• _ASSIGNED TASK_: When you reach the line containing "Let o = 0*x" in the entries below, start writing out each line exactly, and stop after the line containing "Answer: 11109/8 ≈ 1388.6".

___ EXERCISE INPUT

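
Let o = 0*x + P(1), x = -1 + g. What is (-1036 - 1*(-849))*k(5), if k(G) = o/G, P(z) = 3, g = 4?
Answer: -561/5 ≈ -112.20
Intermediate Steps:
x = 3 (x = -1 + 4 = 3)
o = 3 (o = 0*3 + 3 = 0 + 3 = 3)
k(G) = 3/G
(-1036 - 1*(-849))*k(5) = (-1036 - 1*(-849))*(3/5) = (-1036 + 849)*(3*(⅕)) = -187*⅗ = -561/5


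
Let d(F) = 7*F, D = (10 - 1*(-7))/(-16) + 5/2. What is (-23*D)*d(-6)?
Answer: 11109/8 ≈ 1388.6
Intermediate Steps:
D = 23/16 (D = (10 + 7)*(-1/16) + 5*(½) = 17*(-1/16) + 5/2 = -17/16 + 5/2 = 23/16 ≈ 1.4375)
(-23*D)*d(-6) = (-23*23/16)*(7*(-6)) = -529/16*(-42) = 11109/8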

______
___ EXERCISE INPUT

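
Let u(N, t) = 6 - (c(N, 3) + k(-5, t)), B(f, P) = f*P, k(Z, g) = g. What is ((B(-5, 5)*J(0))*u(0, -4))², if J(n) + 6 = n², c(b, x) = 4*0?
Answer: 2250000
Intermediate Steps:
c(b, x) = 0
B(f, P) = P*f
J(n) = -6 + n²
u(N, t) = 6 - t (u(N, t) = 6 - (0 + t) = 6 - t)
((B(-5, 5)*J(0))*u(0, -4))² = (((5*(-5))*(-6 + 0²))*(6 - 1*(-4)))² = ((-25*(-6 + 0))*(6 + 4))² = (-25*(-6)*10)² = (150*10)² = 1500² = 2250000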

______

• _WRITTEN SOLUTION_:
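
Let o = 0*x + P(1), x = -1 + g. What is (-1036 - 1*(-849))*k(5), if k(G) = o/G, P(z) = 3, g = 4?
Answer: -561/5 ≈ -112.20
Intermediate Steps:
x = 3 (x = -1 + 4 = 3)
o = 3 (o = 0*3 + 3 = 0 + 3 = 3)
k(G) = 3/G
(-1036 - 1*(-849))*k(5) = (-1036 - 1*(-849))*(3/5) = (-1036 + 849)*(3*(⅕)) = -187*⅗ = -561/5


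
Let d(F) = 7*F, D = (10 - 1*(-7))/(-16) + 5/2. What is (-23*D)*d(-6)?
Answer: 11109/8 ≈ 1388.6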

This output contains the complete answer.